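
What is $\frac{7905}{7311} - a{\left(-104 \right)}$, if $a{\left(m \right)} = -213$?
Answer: $\frac{521716}{2437} \approx 214.08$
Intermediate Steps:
$\frac{7905}{7311} - a{\left(-104 \right)} = \frac{7905}{7311} - -213 = 7905 \cdot \frac{1}{7311} + 213 = \frac{2635}{2437} + 213 = \frac{521716}{2437}$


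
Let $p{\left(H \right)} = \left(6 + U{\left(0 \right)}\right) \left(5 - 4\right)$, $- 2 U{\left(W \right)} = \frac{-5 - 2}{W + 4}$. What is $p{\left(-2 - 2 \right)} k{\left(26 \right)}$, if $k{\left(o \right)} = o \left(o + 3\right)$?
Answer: $\frac{20735}{4} \approx 5183.8$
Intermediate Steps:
$k{\left(o \right)} = o \left(3 + o\right)$
$U{\left(W \right)} = \frac{7}{2 \left(4 + W\right)}$ ($U{\left(W \right)} = - \frac{\left(-5 - 2\right) \frac{1}{W + 4}}{2} = - \frac{\left(-7\right) \frac{1}{4 + W}}{2} = \frac{7}{2 \left(4 + W\right)}$)
$p{\left(H \right)} = \frac{55}{8}$ ($p{\left(H \right)} = \left(6 + \frac{7}{2 \left(4 + 0\right)}\right) \left(5 - 4\right) = \left(6 + \frac{7}{2 \cdot 4}\right) 1 = \left(6 + \frac{7}{2} \cdot \frac{1}{4}\right) 1 = \left(6 + \frac{7}{8}\right) 1 = \frac{55}{8} \cdot 1 = \frac{55}{8}$)
$p{\left(-2 - 2 \right)} k{\left(26 \right)} = \frac{55 \cdot 26 \left(3 + 26\right)}{8} = \frac{55 \cdot 26 \cdot 29}{8} = \frac{55}{8} \cdot 754 = \frac{20735}{4}$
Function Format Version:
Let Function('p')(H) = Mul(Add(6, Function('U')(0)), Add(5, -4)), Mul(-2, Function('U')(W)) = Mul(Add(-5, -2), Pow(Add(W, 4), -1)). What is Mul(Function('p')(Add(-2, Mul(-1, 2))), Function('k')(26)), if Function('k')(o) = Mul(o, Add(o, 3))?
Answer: Rational(20735, 4) ≈ 5183.8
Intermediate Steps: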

────

* **WORK INSTRUCTIONS**
Every record above must be set down again, word for word.

* **TASK OUTPUT**
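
What is $\frac{7905}{7311} - a{\left(-104 \right)}$, if $a{\left(m \right)} = -213$?
Answer: $\frac{521716}{2437} \approx 214.08$
Intermediate Steps:
$\frac{7905}{7311} - a{\left(-104 \right)} = \frac{7905}{7311} - -213 = 7905 \cdot \frac{1}{7311} + 213 = \frac{2635}{2437} + 213 = \frac{521716}{2437}$


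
Let $p{\left(H \right)} = \left(6 + U{\left(0 \right)}\right) \left(5 - 4\right)$, $- 2 U{\left(W \right)} = \frac{-5 - 2}{W + 4}$. What is $p{\left(-2 - 2 \right)} k{\left(26 \right)}$, if $k{\left(o \right)} = o \left(o + 3\right)$?
Answer: $\frac{20735}{4} \approx 5183.8$
Intermediate Steps:
$k{\left(o \right)} = o \left(3 + o\right)$
$U{\left(W \right)} = \frac{7}{2 \left(4 + W\right)}$ ($U{\left(W \right)} = - \frac{\left(-5 - 2\right) \frac{1}{W + 4}}{2} = - \frac{\left(-7\right) \frac{1}{4 + W}}{2} = \frac{7}{2 \left(4 + W\right)}$)
$p{\left(H \right)} = \frac{55}{8}$ ($p{\left(H \right)} = \left(6 + \frac{7}{2 \left(4 + 0\right)}\right) \left(5 - 4\right) = \left(6 + \frac{7}{2 \cdot 4}\right) 1 = \left(6 + \frac{7}{2} \cdot \frac{1}{4}\right) 1 = \left(6 + \frac{7}{8}\right) 1 = \frac{55}{8} \cdot 1 = \frac{55}{8}$)
$p{\left(-2 - 2 \right)} k{\left(26 \right)} = \frac{55 \cdot 26 \left(3 + 26\right)}{8} = \frac{55 \cdot 26 \cdot 29}{8} = \frac{55}{8} \cdot 754 = \frac{20735}{4}$
Function Format Version:
Let Function('p')(H) = Mul(Add(6, Function('U')(0)), Add(5, -4)), Mul(-2, Function('U')(W)) = Mul(Add(-5, -2), Pow(Add(W, 4), -1)). What is Mul(Function('p')(Add(-2, Mul(-1, 2))), Function('k')(26)), if Function('k')(o) = Mul(o, Add(o, 3))?
Answer: Rational(20735, 4) ≈ 5183.8
Intermediate Steps: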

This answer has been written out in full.